[Saved data entries]
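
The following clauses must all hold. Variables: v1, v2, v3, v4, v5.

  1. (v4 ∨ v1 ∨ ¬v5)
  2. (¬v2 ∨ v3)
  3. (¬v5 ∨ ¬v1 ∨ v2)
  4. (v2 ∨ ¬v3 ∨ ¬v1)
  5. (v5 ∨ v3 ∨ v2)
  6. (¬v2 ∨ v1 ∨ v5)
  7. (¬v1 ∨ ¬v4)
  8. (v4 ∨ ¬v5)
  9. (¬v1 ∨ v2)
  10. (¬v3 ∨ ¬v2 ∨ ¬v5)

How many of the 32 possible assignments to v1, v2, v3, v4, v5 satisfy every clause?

The models are:
  v1=F v2=F v3=F v4=T v5=T
  v1=F v2=F v3=T v4=F v5=F
  v1=F v2=F v3=T v4=T v5=F
  v1=F v2=F v3=T v4=T v5=T
  v1=T v2=T v3=T v4=F v5=F
Count: 5.

5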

◆ What you should do ◆
Copy, please, every line from the start of the entries down to the line that holds "9. (¬v1 ∨ v2)", with both of those lines included and no others.

◆ Output for this exercise ◆
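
The following clauses must all hold. Variables: v1, v2, v3, v4, v5.

  1. (v4 ∨ v1 ∨ ¬v5)
  2. (¬v2 ∨ v3)
  3. (¬v5 ∨ ¬v1 ∨ v2)
  4. (v2 ∨ ¬v3 ∨ ¬v1)
  5. (v5 ∨ v3 ∨ v2)
  6. (¬v2 ∨ v1 ∨ v5)
  7. (¬v1 ∨ ¬v4)
  8. (v4 ∨ ¬v5)
  9. (¬v1 ∨ v2)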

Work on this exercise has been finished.